* DATASET

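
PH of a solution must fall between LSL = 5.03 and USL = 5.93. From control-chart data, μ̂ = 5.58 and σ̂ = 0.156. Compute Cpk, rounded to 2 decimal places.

0.75

Cpu = (USL − μ̂) / (3σ̂) = (5.93 − 5.58) / (3 × 0.156) = 0.7479; Cpl = (μ̂ − LSL) / (3σ̂) = (5.58 − 5.03) / (3 × 0.156) = 1.1752; Cpk = min(Cpu, Cpl) = 0.7479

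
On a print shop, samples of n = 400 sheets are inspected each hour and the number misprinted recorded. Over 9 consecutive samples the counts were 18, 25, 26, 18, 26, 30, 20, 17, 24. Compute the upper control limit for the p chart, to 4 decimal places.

0.0913

p̄ = Σdᵢ / (k·n) = 204 / (9 × 400) = 0.05667
UCL = p̄ + 3·√(p̄(1−p̄)/n) = 0.05667 + 3 × √(0.05667×0.94333/400) = 0.05667 + 3 × 0.01156 = 0.09135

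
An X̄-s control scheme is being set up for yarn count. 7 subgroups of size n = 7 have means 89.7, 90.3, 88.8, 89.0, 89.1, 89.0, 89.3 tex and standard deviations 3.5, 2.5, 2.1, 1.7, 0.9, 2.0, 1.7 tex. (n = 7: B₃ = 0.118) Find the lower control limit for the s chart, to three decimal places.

s̄ = (3.5 + 2.5 + 2.1 + 1.7 + 0.9 + 2.0 + 1.7) / 7 = 2.0571
LCL_s = B₃·s̄ = 0.118 × 2.0571 = 0.2427

0.243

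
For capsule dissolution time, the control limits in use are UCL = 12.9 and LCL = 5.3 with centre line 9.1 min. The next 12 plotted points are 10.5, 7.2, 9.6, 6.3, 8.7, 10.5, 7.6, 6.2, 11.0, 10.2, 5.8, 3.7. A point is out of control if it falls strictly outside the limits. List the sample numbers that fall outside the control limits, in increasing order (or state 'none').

12

Compare each point to [5.3, 12.9]: sample 12 = 3.7 < LCL.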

* REQUIREMENT
Everything from the line with "On a print shop, samples" through the last line of the data above, please return word for word, and no other line.

* SOLVED EXERCISE
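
On a print shop, samples of n = 400 sheets are inspected each hour and the number misprinted recorded. Over 9 consecutive samples the counts were 18, 25, 26, 18, 26, 30, 20, 17, 24. Compute the upper control limit for the p chart, to 4 decimal places.

0.0913

p̄ = Σdᵢ / (k·n) = 204 / (9 × 400) = 0.05667
UCL = p̄ + 3·√(p̄(1−p̄)/n) = 0.05667 + 3 × √(0.05667×0.94333/400) = 0.05667 + 3 × 0.01156 = 0.09135

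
An X̄-s control scheme is being set up for yarn count. 7 subgroups of size n = 7 have means 89.7, 90.3, 88.8, 89.0, 89.1, 89.0, 89.3 tex and standard deviations 3.5, 2.5, 2.1, 1.7, 0.9, 2.0, 1.7 tex. (n = 7: B₃ = 0.118) Find the lower control limit for the s chart, to three decimal places.

s̄ = (3.5 + 2.5 + 2.1 + 1.7 + 0.9 + 2.0 + 1.7) / 7 = 2.0571
LCL_s = B₃·s̄ = 0.118 × 2.0571 = 0.2427

0.243

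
For capsule dissolution time, the control limits in use are UCL = 12.9 and LCL = 5.3 with centre line 9.1 min. The next 12 plotted points are 10.5, 7.2, 9.6, 6.3, 8.7, 10.5, 7.6, 6.2, 11.0, 10.2, 5.8, 3.7. A point is out of control if it falls strictly outside the limits. List the sample numbers that fall outside the control limits, in increasing order (or state 'none').

12

Compare each point to [5.3, 12.9]: sample 12 = 3.7 < LCL.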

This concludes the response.